**Description of the task**.
Go through the records that follow and tally the lines with "equilibrate" in them; answer with the number alone.

Stored data
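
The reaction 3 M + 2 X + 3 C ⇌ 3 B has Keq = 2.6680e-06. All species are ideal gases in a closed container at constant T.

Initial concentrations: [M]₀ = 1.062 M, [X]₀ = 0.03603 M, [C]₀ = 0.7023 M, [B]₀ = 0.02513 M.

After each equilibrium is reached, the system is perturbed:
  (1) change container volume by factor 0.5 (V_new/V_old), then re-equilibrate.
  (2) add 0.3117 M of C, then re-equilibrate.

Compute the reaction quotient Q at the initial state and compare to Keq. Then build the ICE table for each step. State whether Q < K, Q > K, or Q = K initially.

Q₀ = 0.02947 vs Keq = 2.6680e-06 ⇒ Q>K, reverse
Step 1:
                   M          X          C          B
  init         1.062    0.03603     0.7023    0.02513
  Δ          0.02361    0.01574    0.02361   -0.02361
  eq           1.086    0.05177     0.7259   0.001518
  solve Keq expr → x = -0.007871; check Q = 2.6680e-06
Then change container volume by factor 0.5 (V_new/V_old).
Step 2:
                   M          X          C          B
  init         2.171     0.1035      1.452   0.003037
  Δ        -0.006275  -0.004183  -0.006275   0.006275
  eq           2.165    0.09936      1.446   0.009311
  solve Keq expr → x = 0.002092; check Q = 2.6680e-06
Then add 0.3117 M of C.
Step 3:
                   M          X          C          B
  init         2.165    0.09936      1.757   0.009311
  Δ         -0.00189   -0.00126   -0.00189    0.00189
  eq           2.163     0.0981      1.755     0.0112
  solve Keq expr → x = 6.3001e-04; check Q = 2.6680e-06

Q₀ = 0.02947; Q > K (proceeds reverse)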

**Expected answer**.
2